===== Available data =====
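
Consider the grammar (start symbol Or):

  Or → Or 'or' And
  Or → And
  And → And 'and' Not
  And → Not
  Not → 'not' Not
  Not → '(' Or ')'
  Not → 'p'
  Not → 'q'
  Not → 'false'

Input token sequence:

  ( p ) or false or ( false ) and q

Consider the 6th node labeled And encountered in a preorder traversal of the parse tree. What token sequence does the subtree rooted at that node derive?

false

[Or [Or [Or [And [Not ( [Or [And [Not p]]] )]]] or [And [Not false]]] or [And [And [Not ( [Or [And [Not false]]] )]] and [Not q]]]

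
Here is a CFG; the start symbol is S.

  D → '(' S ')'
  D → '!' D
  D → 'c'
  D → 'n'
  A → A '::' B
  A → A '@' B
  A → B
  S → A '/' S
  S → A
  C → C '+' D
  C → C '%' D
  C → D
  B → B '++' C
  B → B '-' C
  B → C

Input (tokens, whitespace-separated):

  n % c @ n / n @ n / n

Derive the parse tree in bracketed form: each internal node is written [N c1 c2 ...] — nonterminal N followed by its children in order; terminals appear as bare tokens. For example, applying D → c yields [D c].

[S [A [A [B [C [C [D n]] % [D c]]]] @ [B [C [D n]]]] / [S [A [A [B [C [D n]]]] @ [B [C [D n]]]] / [S [A [B [C [D n]]]]]]]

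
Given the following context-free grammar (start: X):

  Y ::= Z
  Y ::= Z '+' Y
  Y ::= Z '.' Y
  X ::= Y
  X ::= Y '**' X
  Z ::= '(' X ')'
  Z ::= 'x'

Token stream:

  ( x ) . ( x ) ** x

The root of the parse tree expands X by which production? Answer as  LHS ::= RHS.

[X [Y [Z ( [X [Y [Z x]]] )] . [Y [Z ( [X [Y [Z x]]] )]]] ** [X [Y [Z x]]]]

X ::= Y '**' X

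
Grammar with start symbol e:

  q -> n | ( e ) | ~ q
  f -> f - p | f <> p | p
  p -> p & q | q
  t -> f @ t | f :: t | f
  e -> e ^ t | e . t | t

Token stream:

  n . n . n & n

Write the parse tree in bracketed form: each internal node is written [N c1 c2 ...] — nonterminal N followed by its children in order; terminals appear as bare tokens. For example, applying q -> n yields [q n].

e
e . t
e . t . t
t . t . t
f . t . t
p . t . t
q . t . t
n . t . t
n . f . t
n . p . t
n . q . t
n . n . t
n . n . f
n . n . p
n . n . p & q
n . n . q & q
n . n . n & q
n . n . n & n

[e [e [e [t [f [p [q n]]]]] . [t [f [p [q n]]]]] . [t [f [p [p [q n]] & [q n]]]]]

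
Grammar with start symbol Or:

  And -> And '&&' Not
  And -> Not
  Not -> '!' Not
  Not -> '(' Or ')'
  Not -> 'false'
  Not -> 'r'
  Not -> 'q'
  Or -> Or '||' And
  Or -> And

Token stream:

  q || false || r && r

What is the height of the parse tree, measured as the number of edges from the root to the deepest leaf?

[Or [Or [Or [And [Not q]]] || [And [Not false]]] || [And [And [Not r]] && [Not r]]]

5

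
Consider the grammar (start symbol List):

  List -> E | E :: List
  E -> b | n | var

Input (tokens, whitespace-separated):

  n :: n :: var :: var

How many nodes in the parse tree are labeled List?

[List [E n] :: [List [E n] :: [List [E var] :: [List [E var]]]]]

4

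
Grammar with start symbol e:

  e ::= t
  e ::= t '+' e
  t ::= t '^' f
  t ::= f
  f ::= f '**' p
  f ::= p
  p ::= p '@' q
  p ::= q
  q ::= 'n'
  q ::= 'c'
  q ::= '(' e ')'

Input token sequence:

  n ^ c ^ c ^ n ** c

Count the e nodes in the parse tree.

[e [t [t [t [t [f [p [q n]]]] ^ [f [p [q c]]]] ^ [f [p [q c]]]] ^ [f [f [p [q n]]] ** [p [q c]]]]]

1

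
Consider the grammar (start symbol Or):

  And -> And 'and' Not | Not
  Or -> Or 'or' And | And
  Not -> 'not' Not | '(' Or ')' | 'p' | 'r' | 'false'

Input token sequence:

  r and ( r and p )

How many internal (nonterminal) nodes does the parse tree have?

[Or [And [And [Not r]] and [Not ( [Or [And [And [Not r]] and [Not p]]] )]]]

10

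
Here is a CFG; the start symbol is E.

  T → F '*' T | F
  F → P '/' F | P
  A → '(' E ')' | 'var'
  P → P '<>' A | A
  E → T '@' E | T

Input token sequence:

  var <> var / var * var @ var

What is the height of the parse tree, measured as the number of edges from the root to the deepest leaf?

[E [T [F [P [P [A var]] <> [A var]] / [F [P [A var]]]] * [T [F [P [A var]]]]] @ [E [T [F [P [A var]]]]]]

6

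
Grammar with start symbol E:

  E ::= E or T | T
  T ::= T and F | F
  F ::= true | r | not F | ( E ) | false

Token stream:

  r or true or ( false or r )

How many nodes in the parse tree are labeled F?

[E [E [E [T [F r]]] or [T [F true]]] or [T [F ( [E [E [T [F false]]] or [T [F r]]] )]]]

5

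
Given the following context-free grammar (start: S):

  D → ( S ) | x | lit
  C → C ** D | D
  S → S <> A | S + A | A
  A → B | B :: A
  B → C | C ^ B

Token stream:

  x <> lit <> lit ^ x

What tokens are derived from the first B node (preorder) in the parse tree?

[S [S [S [A [B [C [D x]]]]] <> [A [B [C [D lit]]]]] <> [A [B [C [D lit]] ^ [B [C [D x]]]]]]

x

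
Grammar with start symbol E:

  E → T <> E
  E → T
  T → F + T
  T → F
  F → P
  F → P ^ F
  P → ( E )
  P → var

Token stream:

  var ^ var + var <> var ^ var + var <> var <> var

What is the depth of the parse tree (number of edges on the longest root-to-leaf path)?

[E [T [F [P var] ^ [F [P var]]] + [T [F [P var]]]] <> [E [T [F [P var] ^ [F [P var]]] + [T [F [P var]]]] <> [E [T [F [P var]]] <> [E [T [F [P var]]]]]]]

7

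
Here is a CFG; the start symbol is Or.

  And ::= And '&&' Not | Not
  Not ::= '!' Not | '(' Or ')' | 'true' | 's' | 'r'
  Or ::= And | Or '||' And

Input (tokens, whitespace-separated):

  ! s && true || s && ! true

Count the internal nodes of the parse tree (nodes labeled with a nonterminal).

[Or [Or [And [And [Not ! [Not s]]] && [Not true]]] || [And [And [Not s]] && [Not ! [Not true]]]]

12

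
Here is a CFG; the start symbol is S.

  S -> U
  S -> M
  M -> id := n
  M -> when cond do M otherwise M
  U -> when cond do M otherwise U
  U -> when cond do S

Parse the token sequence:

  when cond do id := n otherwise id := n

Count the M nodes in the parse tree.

[S [M when cond do [M id := n] otherwise [M id := n]]]

3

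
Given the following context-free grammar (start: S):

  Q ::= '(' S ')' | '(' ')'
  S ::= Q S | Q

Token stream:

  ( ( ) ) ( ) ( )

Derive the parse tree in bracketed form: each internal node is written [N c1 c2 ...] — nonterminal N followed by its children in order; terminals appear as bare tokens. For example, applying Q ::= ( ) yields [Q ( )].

S
Q S
( S ) S
( Q ) S
( ( ) ) S
( ( ) ) Q S
( ( ) ) ( ) S
( ( ) ) ( ) Q
( ( ) ) ( ) ( )

[S [Q ( [S [Q ( )]] )] [S [Q ( )] [S [Q ( )]]]]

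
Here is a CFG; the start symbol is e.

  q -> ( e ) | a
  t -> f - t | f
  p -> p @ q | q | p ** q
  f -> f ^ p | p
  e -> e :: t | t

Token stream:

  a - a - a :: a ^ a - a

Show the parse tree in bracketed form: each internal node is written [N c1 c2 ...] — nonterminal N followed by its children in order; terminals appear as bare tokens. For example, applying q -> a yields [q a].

[e [e [t [f [p [q a]]] - [t [f [p [q a]]] - [t [f [p [q a]]]]]]] :: [t [f [f [p [q a]]] ^ [p [q a]]] - [t [f [p [q a]]]]]]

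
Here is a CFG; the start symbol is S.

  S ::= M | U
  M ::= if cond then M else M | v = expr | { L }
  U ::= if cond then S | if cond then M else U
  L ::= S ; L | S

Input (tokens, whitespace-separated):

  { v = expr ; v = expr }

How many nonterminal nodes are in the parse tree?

8

[S [M { [L [S [M v = expr]] ; [L [S [M v = expr]]]] }]]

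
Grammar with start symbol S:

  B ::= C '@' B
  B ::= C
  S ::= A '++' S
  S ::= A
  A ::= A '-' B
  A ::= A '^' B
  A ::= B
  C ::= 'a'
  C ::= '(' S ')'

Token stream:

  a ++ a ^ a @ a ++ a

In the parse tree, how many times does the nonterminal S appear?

3

[S [A [B [C a]]] ++ [S [A [A [B [C a]]] ^ [B [C a] @ [B [C a]]]] ++ [S [A [B [C a]]]]]]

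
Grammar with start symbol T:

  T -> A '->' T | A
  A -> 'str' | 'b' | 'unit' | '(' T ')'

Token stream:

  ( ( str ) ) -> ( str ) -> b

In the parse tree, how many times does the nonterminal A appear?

6

[T [A ( [T [A ( [T [A str]] )]] )] -> [T [A ( [T [A str]] )] -> [T [A b]]]]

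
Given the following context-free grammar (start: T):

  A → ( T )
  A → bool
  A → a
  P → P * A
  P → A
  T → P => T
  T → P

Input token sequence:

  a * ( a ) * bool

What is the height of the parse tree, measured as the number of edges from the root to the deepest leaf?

[T [P [P [P [A a]] * [A ( [T [P [A a]]] )]] * [A bool]]]

7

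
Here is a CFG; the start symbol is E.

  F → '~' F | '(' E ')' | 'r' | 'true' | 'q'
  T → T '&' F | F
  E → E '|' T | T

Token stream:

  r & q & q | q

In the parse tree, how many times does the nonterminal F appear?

4

[E [E [T [T [T [F r]] & [F q]] & [F q]]] | [T [F q]]]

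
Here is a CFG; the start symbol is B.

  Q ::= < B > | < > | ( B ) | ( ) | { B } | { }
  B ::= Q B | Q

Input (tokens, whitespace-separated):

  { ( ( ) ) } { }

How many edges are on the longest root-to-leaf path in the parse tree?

[B [Q { [B [Q ( [B [Q ( )]] )]] }] [B [Q { }]]]

6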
=====
## Task item
Both end lines included, restate word for word the lines above from the line with "var <> var / var * var @ var" to the line with "s && ! true", and nothing else.

## Result of the exercise
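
  var <> var / var * var @ var

What is the height of the parse tree, measured as the number of edges from the root to the deepest leaf?

[E [T [F [P [P [A var]] <> [A var]] / [F [P [A var]]]] * [T [F [P [A var]]]]] @ [E [T [F [P [A var]]]]]]

6

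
Grammar with start symbol E:

  E ::= E or T | T
  T ::= T and F | F
  F ::= true | r | not F | ( E ) | false

Token stream:

  r or true or ( false or r )

How many nodes in the parse tree are labeled F?

[E [E [E [T [F r]]] or [T [F true]]] or [T [F ( [E [E [T [F false]]] or [T [F r]]] )]]]

5

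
Given the following context-free grammar (start: S):

  D → ( S ) | x | lit
  C → C ** D | D
  S → S <> A | S + A | A
  A → B | B :: A
  B → C | C ^ B

Token stream:

  x <> lit <> lit ^ x

What tokens are derived from the first B node (preorder) in the parse tree?

[S [S [S [A [B [C [D x]]]]] <> [A [B [C [D lit]]]]] <> [A [B [C [D lit]] ^ [B [C [D x]]]]]]

x

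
Grammar with start symbol E:

  E → T <> E
  E → T
  T → F + T
  T → F
  F → P
  F → P ^ F
  P → ( E )
  P → var

Token stream:

  var ^ var + var <> var ^ var + var <> var <> var

What is the depth of the parse tree (number of edges on the longest root-to-leaf path)?

[E [T [F [P var] ^ [F [P var]]] + [T [F [P var]]]] <> [E [T [F [P var] ^ [F [P var]]] + [T [F [P var]]]] <> [E [T [F [P var]]] <> [E [T [F [P var]]]]]]]

7

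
Here is a CFG; the start symbol is Or.

  And ::= And '&&' Not | Not
  Not ::= '!' Not | '(' Or ')' | 'true' | 's' | 'r'
  Or ::= And | Or '||' And

Input (tokens, whitespace-separated):

  ! s && true || s && ! true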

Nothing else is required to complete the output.